* **Brief**
In the entries that follow, the first line to write out is the one containing "Starting state: c=4, y=2", and the last is the one containing "1. ADD(y, c)". Reproduce that stretch exactly, with nothing before or after it.

* **Dataset excerpts**
--
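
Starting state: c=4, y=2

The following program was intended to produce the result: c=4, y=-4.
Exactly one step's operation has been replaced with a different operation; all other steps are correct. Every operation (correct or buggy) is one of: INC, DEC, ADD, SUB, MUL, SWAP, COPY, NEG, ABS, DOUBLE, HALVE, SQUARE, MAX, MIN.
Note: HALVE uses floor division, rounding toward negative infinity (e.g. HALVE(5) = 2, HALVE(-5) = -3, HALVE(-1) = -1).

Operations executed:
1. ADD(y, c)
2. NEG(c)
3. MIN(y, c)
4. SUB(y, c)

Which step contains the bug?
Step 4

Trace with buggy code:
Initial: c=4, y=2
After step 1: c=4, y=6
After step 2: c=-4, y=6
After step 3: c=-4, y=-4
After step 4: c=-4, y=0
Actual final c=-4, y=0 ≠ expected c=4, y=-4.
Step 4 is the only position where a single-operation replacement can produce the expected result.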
--
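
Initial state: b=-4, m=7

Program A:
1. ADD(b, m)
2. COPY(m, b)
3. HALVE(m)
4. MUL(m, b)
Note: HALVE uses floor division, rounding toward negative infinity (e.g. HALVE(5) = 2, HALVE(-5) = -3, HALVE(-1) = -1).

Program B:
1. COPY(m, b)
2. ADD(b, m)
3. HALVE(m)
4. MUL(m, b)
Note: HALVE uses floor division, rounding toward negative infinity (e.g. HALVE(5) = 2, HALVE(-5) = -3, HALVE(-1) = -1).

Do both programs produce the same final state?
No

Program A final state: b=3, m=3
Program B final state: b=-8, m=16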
--
* **Written response**
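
Starting state: c=4, y=2

The following program was intended to produce the result: c=4, y=-4.
Exactly one step's operation has been replaced with a different operation; all other steps are correct. Every operation (correct or buggy) is one of: INC, DEC, ADD, SUB, MUL, SWAP, COPY, NEG, ABS, DOUBLE, HALVE, SQUARE, MAX, MIN.
Note: HALVE uses floor division, rounding toward negative infinity (e.g. HALVE(5) = 2, HALVE(-5) = -3, HALVE(-1) = -1).

Operations executed:
1. ADD(y, c)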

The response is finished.